(Stored data)
----------

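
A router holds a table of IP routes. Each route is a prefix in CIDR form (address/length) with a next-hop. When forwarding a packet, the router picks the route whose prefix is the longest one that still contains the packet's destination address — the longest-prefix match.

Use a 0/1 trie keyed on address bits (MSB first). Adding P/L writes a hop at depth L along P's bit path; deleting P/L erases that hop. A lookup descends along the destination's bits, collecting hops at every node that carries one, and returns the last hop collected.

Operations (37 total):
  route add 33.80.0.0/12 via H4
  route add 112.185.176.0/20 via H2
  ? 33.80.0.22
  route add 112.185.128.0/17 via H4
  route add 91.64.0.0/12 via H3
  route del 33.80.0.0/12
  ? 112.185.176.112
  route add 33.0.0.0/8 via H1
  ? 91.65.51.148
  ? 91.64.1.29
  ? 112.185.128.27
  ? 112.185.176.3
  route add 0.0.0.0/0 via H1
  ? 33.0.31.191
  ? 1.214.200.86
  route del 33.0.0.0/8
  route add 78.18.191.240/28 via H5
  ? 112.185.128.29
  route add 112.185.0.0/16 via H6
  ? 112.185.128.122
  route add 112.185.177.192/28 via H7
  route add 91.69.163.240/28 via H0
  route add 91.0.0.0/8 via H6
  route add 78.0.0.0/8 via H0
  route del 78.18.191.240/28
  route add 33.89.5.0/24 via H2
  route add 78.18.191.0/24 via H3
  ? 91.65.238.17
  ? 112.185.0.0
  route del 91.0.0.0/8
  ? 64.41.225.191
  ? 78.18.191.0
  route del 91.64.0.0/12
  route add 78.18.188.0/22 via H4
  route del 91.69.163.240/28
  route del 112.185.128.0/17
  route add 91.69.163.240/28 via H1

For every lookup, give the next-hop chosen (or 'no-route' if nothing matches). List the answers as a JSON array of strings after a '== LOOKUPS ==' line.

Apply in order:
  add 33.80.0.0/12 -> H4 at depth 12
  add 112.185.176.0/20 -> H2 at depth 20
  lookup 33.80.0.22: bits 001000010101 walk d0:-→d1:-→d2:-→d3:-→d4:-→d5:-→d6:-→d7:-→d8:-→d9:-→d10:-→d11:-→d12:H4 -> H4
  add 112.185.128.0/17 -> H4 at depth 17
  add 91.64.0.0/12 -> H3 at depth 12
  del 33.80.0.0/12 (clear depth 12)
  lookup 112.185.176.112: bits 01110000101110011011 walk d0:-→d1:-→d2:-→d3:-→d4:-→d5:-→d6:-→d7:-→d8:-→d9:-→d10:-→d11:-→d12:-→d13:-→d14:-→d15:-→d16:-→d17:H4→d18:-→d19:-→d20:H2 -> H2
  add 33.0.0.0/8 -> H1 at depth 8
  lookup 91.65.51.148: bits 010110110100 walk d0:-→d1:-→d2:-→d3:-→d4:-→d5:-→d6:-→d7:-→d8:-→d9:-→d10:-→d11:-→d12:H3 -> H3
  lookup 91.64.1.29: bits 010110110100 walk d0:-→d1:-→d2:-→d3:-→d4:-→d5:-→d6:-→d7:-→d8:-→d9:-→d10:-→d11:-→d12:H3 -> H3
  lookup 112.185.128.27: bits 011100001011100110 walk d0:-→d1:-→d2:-→d3:-→d4:-→d5:-→d6:-→d7:-→d8:-→d9:-→d10:-→d11:-→d12:-→d13:-→d14:-→d15:-→d16:-→d17:H4→d18:- -> H4
  lookup 112.185.176.3: bits 01110000101110011011 walk d0:-→d1:-→d2:-→d3:-→d4:-→d5:-→d6:-→d7:-→d8:-→d9:-→d10:-→d11:-→d12:-→d13:-→d14:-→d15:-→d16:-→d17:H4→d18:-→d19:-→d20:H2 -> H2
  add 0.0.0.0/0 -> H1 at depth 0
  lookup 33.0.31.191: bits 001000010 walk d0:H1→d1:-→d2:-→d3:-→d4:-→d5:-→d6:-→d7:-→d8:H1→d9:- -> H1
  lookup 1.214.200.86: bits 00 walk d0:H1→d1:-→d2:- -> H1
  del 33.0.0.0/8 (clear depth 8)
  add 78.18.191.240/28 -> H5 at depth 28
  lookup 112.185.128.29: bits 011100001011100110 walk d0:H1→d1:-→d2:-→d3:-→d4:-→d5:-→d6:-→d7:-→d8:-→d9:-→d10:-→d11:-→d12:-→d13:-→d14:-→d15:-→d16:-→d17:H4→d18:- -> H4
  add 112.185.0.0/16 -> H6 at depth 16
  lookup 112.185.128.122: bits 011100001011100110 walk d0:H1→d1:-→d2:-→d3:-→d4:-→d5:-→d6:-→d7:-→d8:-→d9:-→d10:-→d11:-→d12:-→d13:-→d14:-→d15:-→d16:H6→d17:H4→d18:- -> H4
  add 112.185.177.192/28 -> H7 at depth 28
  add 91.69.163.240/28 -> H0 at depth 28
  add 91.0.0.0/8 -> H6 at depth 8
  add 78.0.0.0/8 -> H0 at depth 8
  del 78.18.191.240/28 (clear depth 28)
  add 33.89.5.0/24 -> H2 at depth 24
  add 78.18.191.0/24 -> H3 at depth 24
  lookup 91.65.238.17: bits 0101101101000 walk d0:H1→d1:-→d2:-→d3:-→d4:-→d5:-→d6:-→d7:-→d8:H6→d9:-→d10:-→d11:-→d12:H3→d13:- -> H3
  lookup 112.185.0.0: bits 0111000010111001 walk d0:H1→d1:-→d2:-→d3:-→d4:-→d5:-→d6:-→d7:-→d8:-→d9:-→d10:-→d11:-→d12:-→d13:-→d14:-→d15:-→d16:H6 -> H6
  del 91.0.0.0/8 (clear depth 8)
  lookup 64.41.225.191: bits 0100 walk d0:H1→d1:-→d2:-→d3:-→d4:- -> H1
  lookup 78.18.191.0: bits 010011100001001010111111 walk d0:H1→d1:-→d2:-→d3:-→d4:-→d5:-→d6:-→d7:-→d8:H0→d9:-→d10:-→d11:-→d12:-→d13:-→d14:-→d15:-→d16:-→d17:-→d18:-→d19:-→d20:-→d21:-→d22:-→d23:-→d24:H3 -> H3
  del 91.64.0.0/12 (clear depth 12)
  add 78.18.188.0/22 -> H4 at depth 22
  del 91.69.163.240/28 (clear depth 28)
  del 112.185.128.0/17 (clear depth 17)
  add 91.69.163.240/28 -> H1 at depth 28

== LOOKUPS ==
["H4","H2","H3","H3","H4","H2","H1","H1","H4","H4","H3","H6","H1","H3"]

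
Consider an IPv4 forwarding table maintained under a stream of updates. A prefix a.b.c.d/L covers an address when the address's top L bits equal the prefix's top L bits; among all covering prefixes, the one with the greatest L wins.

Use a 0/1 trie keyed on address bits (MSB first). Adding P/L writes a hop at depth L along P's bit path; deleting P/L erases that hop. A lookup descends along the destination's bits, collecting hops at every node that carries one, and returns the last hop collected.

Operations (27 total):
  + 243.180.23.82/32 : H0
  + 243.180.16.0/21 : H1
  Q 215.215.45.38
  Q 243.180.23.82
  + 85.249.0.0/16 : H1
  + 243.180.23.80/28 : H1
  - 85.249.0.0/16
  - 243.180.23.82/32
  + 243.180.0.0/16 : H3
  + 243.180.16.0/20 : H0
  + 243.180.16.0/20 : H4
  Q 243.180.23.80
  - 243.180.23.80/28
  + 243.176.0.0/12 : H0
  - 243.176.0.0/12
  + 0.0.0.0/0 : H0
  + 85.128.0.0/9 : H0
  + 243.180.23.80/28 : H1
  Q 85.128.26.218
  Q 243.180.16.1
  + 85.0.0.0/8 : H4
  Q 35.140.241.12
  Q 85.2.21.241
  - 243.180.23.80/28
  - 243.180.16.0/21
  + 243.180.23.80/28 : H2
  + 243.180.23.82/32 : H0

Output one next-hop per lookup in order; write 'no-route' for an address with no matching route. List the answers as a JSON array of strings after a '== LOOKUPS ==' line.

Process each operation:
  + 243.180.23.82/32 (H0) depth=32
  + 243.180.16.0/21 (H1) depth=21
  lookup 215.215.45.38: bits 11 walk d0:-→d1:-→d2:- -> no-route
  lookup 243.180.23.82: bits 11110011101101000001011101010010 walk d0:-→d1:-→d2:-→d3:-→d4:-→d5:-→d6:-→d7:-→d8:-→d9:-→d10:-→d11:-→d12:-→d13:-→d14:-→d15:-→d16:-→d17:-→d18:-→d19:-→d20:-→d21:H1→d22:-→d23:-→d24:-→d25:-→d26:-→d27:-→d28:-→d29:-→d30:-→d31:-→d32:H0 -> H0
  + 85.249.0.0/16 (H1) depth=16
  + 243.180.23.80/28 (H1) depth=28
  - 85.249.0.0/16 clear@16
  - 243.180.23.82/32 clear@32
  + 243.180.0.0/16 (H3) depth=16
  + 243.180.16.0/20 (H0) depth=20
  + 243.180.16.0/20 (H4) depth=20
  lookup 243.180.23.80: bits 111100111011010000010111010100 walk d0:-→d1:-→d2:-→d3:-→d4:-→d5:-→d6:-→d7:-→d8:-→d9:-→d10:-→d11:-→d12:-→d13:-→d14:-→d15:-→d16:H3→d17:-→d18:-→d19:-→d20:H4→d21:H1→d22:-→d23:-→d24:-→d25:-→d26:-→d27:-→d28:H1→d29:-→d30:- -> H1
  - 243.180.23.80/28 clear@28
  + 243.176.0.0/12 (H0) depth=12
  - 243.176.0.0/12 clear@12
  + 0.0.0.0/0 (H0) depth=0
  + 85.128.0.0/9 (H0) depth=9
  + 243.180.23.80/28 (H1) depth=28
  lookup 85.128.26.218: bits 010101011 walk d0:H0→d1:-→d2:-→d3:-→d4:-→d5:-→d6:-→d7:-→d8:-→d9:H0 -> H0
  lookup 243.180.16.1: bits 111100111011010000010 walk d0:H0→d1:-→d2:-→d3:-→d4:-→d5:-→d6:-→d7:-→d8:-→d9:-→d10:-→d11:-→d12:-→d13:-→d14:-→d15:-→d16:H3→d17:-→d18:-→d19:-→d20:H4→d21:H1 -> H1
  + 85.0.0.0/8 (H4) depth=8
  lookup 35.140.241.12: bits 0 walk d0:H0→d1:- -> H0
  lookup 85.2.21.241: bits 01010101 walk d0:H0→d1:-→d2:-→d3:-→d4:-→d5:-→d6:-→d7:-→d8:H4 -> H4
  - 243.180.23.80/28 clear@28
  - 243.180.16.0/21 clear@21
  + 243.180.23.80/28 (H2) depth=28
  + 243.180.23.82/32 (H0) depth=32

== LOOKUPS ==
["no-route","H0","H1","H0","H1","H0","H4"]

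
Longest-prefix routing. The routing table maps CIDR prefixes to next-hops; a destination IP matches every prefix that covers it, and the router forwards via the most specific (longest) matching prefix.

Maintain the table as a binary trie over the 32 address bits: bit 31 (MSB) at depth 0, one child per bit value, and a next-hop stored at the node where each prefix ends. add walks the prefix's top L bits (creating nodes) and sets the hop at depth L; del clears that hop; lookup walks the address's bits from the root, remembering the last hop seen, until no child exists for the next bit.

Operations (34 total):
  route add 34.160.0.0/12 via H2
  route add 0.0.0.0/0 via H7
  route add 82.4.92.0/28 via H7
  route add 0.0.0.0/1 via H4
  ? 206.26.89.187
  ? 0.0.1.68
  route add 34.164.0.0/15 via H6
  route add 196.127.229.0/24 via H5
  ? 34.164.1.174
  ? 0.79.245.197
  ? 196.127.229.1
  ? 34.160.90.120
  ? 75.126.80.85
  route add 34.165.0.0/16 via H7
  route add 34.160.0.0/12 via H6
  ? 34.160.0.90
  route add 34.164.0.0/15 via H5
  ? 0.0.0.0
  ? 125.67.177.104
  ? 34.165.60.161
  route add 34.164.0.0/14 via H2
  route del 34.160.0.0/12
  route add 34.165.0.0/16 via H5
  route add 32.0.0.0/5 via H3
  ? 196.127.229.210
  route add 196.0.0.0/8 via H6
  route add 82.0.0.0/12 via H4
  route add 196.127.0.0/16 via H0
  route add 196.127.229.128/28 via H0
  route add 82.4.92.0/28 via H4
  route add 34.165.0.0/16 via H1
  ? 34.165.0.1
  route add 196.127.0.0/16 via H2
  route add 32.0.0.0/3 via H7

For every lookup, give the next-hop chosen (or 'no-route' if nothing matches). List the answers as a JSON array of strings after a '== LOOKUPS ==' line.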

----------

▸ Exercise aim:
How many lines in the records hold the string "CIDR"? Answer with only that number.

▸ Written reply:
2